*** AVAILABLE RECORDS ***

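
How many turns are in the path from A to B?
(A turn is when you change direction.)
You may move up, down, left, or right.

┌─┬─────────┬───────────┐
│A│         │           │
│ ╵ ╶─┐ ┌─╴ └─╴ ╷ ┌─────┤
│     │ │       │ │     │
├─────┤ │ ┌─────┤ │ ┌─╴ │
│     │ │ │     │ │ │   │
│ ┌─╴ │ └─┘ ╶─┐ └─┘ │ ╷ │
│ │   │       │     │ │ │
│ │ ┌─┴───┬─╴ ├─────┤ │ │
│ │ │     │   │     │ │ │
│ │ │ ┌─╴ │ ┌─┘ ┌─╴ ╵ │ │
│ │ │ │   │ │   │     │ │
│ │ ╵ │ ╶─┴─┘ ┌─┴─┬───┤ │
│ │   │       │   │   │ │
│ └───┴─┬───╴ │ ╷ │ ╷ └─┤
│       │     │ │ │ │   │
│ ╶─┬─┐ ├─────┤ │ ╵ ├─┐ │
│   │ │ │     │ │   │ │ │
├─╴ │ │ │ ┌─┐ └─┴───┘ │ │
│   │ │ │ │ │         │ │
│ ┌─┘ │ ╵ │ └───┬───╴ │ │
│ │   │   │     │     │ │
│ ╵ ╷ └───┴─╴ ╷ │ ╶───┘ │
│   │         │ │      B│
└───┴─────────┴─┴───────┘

Directions: down, right, up, right, right, down, down, down, right, right, up, right, right, down, right, right, up, up, right, right, down, left, down, down, down, left, up, left, left, down, left, down, left, left, left, up, right, up, left, left, down, down, left, up, up, up, right, up, left, left, down, down, down, down, down, right, right, right, down, down, down, right, up, up, right, right, down, right, right, right, right, down, left, left, down, right, right, right
Number of turns: 43

Solution:

┌─┬─────────┬───────────┐
│A│↱ → ↓    │           │
│ ╵ ╶─┐ ┌─╴ └─╴ ╷ ┌─────┤
│↳ ↑  │↓│       │ │↱ → ↓│
├─────┤ │ ┌─────┤ │ ┌─╴ │
│↓ ← ↰│↓│ │↱ → ↓│ │↑│↓ ↲│
│ ┌─╴ │ └─┘ ╶─┐ └─┘ │ ╷ │
│↓│↱ ↑│↳ → ↑  │↳ → ↑│↓│ │
│ │ ┌─┴───┬─╴ ├─────┤ │ │
│↓│↑│↓ ← ↰│   │↓ ← ↰│↓│ │
│ │ │ ┌─╴ │ ┌─┘ ┌─╴ ╵ │ │
│↓│↑│↓│↱ ↑│ │↓ ↲│  ↑ ↲│ │
│ │ ╵ │ ╶─┴─┘ ┌─┴─┬───┤ │
│↓│↑ ↲│↑ ← ← ↲│   │   │ │
│ └───┴─┬───╴ │ ╷ │ ╷ └─┤
│↳ → → ↓│     │ │ │ │   │
│ ╶─┬─┐ ├─────┤ │ ╵ ├─┐ │
│   │ │↓│↱ → ↓│ │   │ │ │
├─╴ │ │ │ ┌─┐ └─┴───┘ │ │
│   │ │↓│↑│ │↳ → → → ↓│ │
│ ┌─┘ │ ╵ │ └───┬───╴ │ │
│ │   │↳ ↑│     │↓ ← ↲│ │
│ ╵ ╷ └───┴─╴ ╷ │ ╶───┘ │
│   │         │ │↳ → → B│
└───┴─────────┴─┴───────┘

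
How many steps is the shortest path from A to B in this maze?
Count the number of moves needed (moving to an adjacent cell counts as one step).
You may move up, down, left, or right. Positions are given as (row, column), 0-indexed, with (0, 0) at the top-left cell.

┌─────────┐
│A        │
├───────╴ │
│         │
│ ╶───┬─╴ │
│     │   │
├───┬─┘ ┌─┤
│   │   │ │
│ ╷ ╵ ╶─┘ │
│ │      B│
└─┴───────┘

Using BFS to find shortest path:
Start: (0, 0), End: (4, 4)
Path found:
(0,0) → (0,1) → (0,2) → (0,3) → (0,4) → (1,4) → (2,4) → (2,3) → (3,3) → (3,2) → (4,2) → (4,3) → (4,4)
Number of steps: 12

Solution:

┌─────────┐
│A → → → ↓│
├───────╴ │
│        ↓│
│ ╶───┬─╴ │
│     │↓ ↲│
├───┬─┘ ┌─┤
│   │↓ ↲│ │
│ ╷ ╵ ╶─┘ │
│ │  ↳ → B│
└─┴───────┘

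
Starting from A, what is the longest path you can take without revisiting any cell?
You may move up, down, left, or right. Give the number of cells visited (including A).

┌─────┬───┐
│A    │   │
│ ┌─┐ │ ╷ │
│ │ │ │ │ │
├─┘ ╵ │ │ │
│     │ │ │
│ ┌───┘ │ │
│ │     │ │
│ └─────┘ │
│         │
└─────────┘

Finding longest simple path using DFS:
Start: (0, 0)
Longest path visits 23 cells
Path: A → right → right → down → down → left → left → down → down → right → right → right → right → up → up → up → up → left → down → down → down → left → left

Solution:

┌─────┬───┐
│A → ↓│↓ ↰│
│ ┌─┐ │ ╷ │
│ │ │↓│↓│↑│
├─┘ ╵ │ │ │
│↓ ← ↲│↓│↑│
│ ┌───┘ │ │
│↓│B ← ↲│↑│
│ └─────┘ │
│↳ → → → ↑│
└─────────┘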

*** End of AVAILABLE RECORDS ***

• [WORK INSTRUCTION]:
Retype every line of the data above exactly.

• [OUTPUT OF THE EXERCISE]:
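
How many turns are in the path from A to B?
(A turn is when you change direction.)
You may move up, down, left, or right.

┌─┬─────────┬───────────┐
│A│         │           │
│ ╵ ╶─┐ ┌─╴ └─╴ ╷ ┌─────┤
│     │ │       │ │     │
├─────┤ │ ┌─────┤ │ ┌─╴ │
│     │ │ │     │ │ │   │
│ ┌─╴ │ └─┘ ╶─┐ └─┘ │ ╷ │
│ │   │       │     │ │ │
│ │ ┌─┴───┬─╴ ├─────┤ │ │
│ │ │     │   │     │ │ │
│ │ │ ┌─╴ │ ┌─┘ ┌─╴ ╵ │ │
│ │ │ │   │ │   │     │ │
│ │ ╵ │ ╶─┴─┘ ┌─┴─┬───┤ │
│ │   │       │   │   │ │
│ └───┴─┬───╴ │ ╷ │ ╷ └─┤
│       │     │ │ │ │   │
│ ╶─┬─┐ ├─────┤ │ ╵ ├─┐ │
│   │ │ │     │ │   │ │ │
├─╴ │ │ │ ┌─┐ └─┴───┘ │ │
│   │ │ │ │ │         │ │
│ ┌─┘ │ ╵ │ └───┬───╴ │ │
│ │   │   │     │     │ │
│ ╵ ╷ └───┴─╴ ╷ │ ╶───┘ │
│   │         │ │      B│
└───┴─────────┴─┴───────┘

Directions: down, right, up, right, right, down, down, down, right, right, up, right, right, down, right, right, up, up, right, right, down, left, down, down, down, left, up, left, left, down, left, down, left, left, left, up, right, up, left, left, down, down, left, up, up, up, right, up, left, left, down, down, down, down, down, right, right, right, down, down, down, right, up, up, right, right, down, right, right, right, right, down, left, left, down, right, right, right
Number of turns: 43

Solution:

┌─┬─────────┬───────────┐
│A│↱ → ↓    │           │
│ ╵ ╶─┐ ┌─╴ └─╴ ╷ ┌─────┤
│↳ ↑  │↓│       │ │↱ → ↓│
├─────┤ │ ┌─────┤ │ ┌─╴ │
│↓ ← ↰│↓│ │↱ → ↓│ │↑│↓ ↲│
│ ┌─╴ │ └─┘ ╶─┐ └─┘ │ ╷ │
│↓│↱ ↑│↳ → ↑  │↳ → ↑│↓│ │
│ │ ┌─┴───┬─╴ ├─────┤ │ │
│↓│↑│↓ ← ↰│   │↓ ← ↰│↓│ │
│ │ │ ┌─╴ │ ┌─┘ ┌─╴ ╵ │ │
│↓│↑│↓│↱ ↑│ │↓ ↲│  ↑ ↲│ │
│ │ ╵ │ ╶─┴─┘ ┌─┴─┬───┤ │
│↓│↑ ↲│↑ ← ← ↲│   │   │ │
│ └───┴─┬───╴ │ ╷ │ ╷ └─┤
│↳ → → ↓│     │ │ │ │   │
│ ╶─┬─┐ ├─────┤ │ ╵ ├─┐ │
│   │ │↓│↱ → ↓│ │   │ │ │
├─╴ │ │ │ ┌─┐ └─┴───┘ │ │
│   │ │↓│↑│ │↳ → → → ↓│ │
│ ┌─┘ │ ╵ │ └───┬───╴ │ │
│ │   │↳ ↑│     │↓ ← ↲│ │
│ ╵ ╷ └───┴─╴ ╷ │ ╶───┘ │
│   │         │ │↳ → → B│
└───┴─────────┴─┴───────┘

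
How many steps is the shortest path from A to B in this maze?
Count the number of moves needed (moving to an adjacent cell counts as one step).
You may move up, down, left, or right. Positions are given as (row, column), 0-indexed, with (0, 0) at the top-left cell.

┌─────────┐
│A        │
├───────╴ │
│         │
│ ╶───┬─╴ │
│     │   │
├───┬─┘ ┌─┤
│   │   │ │
│ ╷ ╵ ╶─┘ │
│ │      B│
└─┴───────┘

Using BFS to find shortest path:
Start: (0, 0), End: (4, 4)
Path found:
(0,0) → (0,1) → (0,2) → (0,3) → (0,4) → (1,4) → (2,4) → (2,3) → (3,3) → (3,2) → (4,2) → (4,3) → (4,4)
Number of steps: 12

Solution:

┌─────────┐
│A → → → ↓│
├───────╴ │
│        ↓│
│ ╶───┬─╴ │
│     │↓ ↲│
├───┬─┘ ┌─┤
│   │↓ ↲│ │
│ ╷ ╵ ╶─┘ │
│ │  ↳ → B│
└─┴───────┘

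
Starting from A, what is the longest path you can take without revisiting any cell?
You may move up, down, left, or right. Give the number of cells visited (including A).

┌─────┬───┐
│A    │   │
│ ┌─┐ │ ╷ │
│ │ │ │ │ │
├─┘ ╵ │ │ │
│     │ │ │
│ ┌───┘ │ │
│ │     │ │
│ └─────┘ │
│         │
└─────────┘

Finding longest simple path using DFS:
Start: (0, 0)
Longest path visits 23 cells
Path: A → right → right → down → down → left → left → down → down → right → right → right → right → up → up → up → up → left → down → down → down → left → left

Solution:

┌─────┬───┐
│A → ↓│↓ ↰│
│ ┌─┐ │ ╷ │
│ │ │↓│↓│↑│
├─┘ ╵ │ │ │
│↓ ← ↲│↓│↑│
│ ┌───┘ │ │
│↓│B ← ↲│↑│
│ └─────┘ │
│↳ → → → ↑│
└─────────┘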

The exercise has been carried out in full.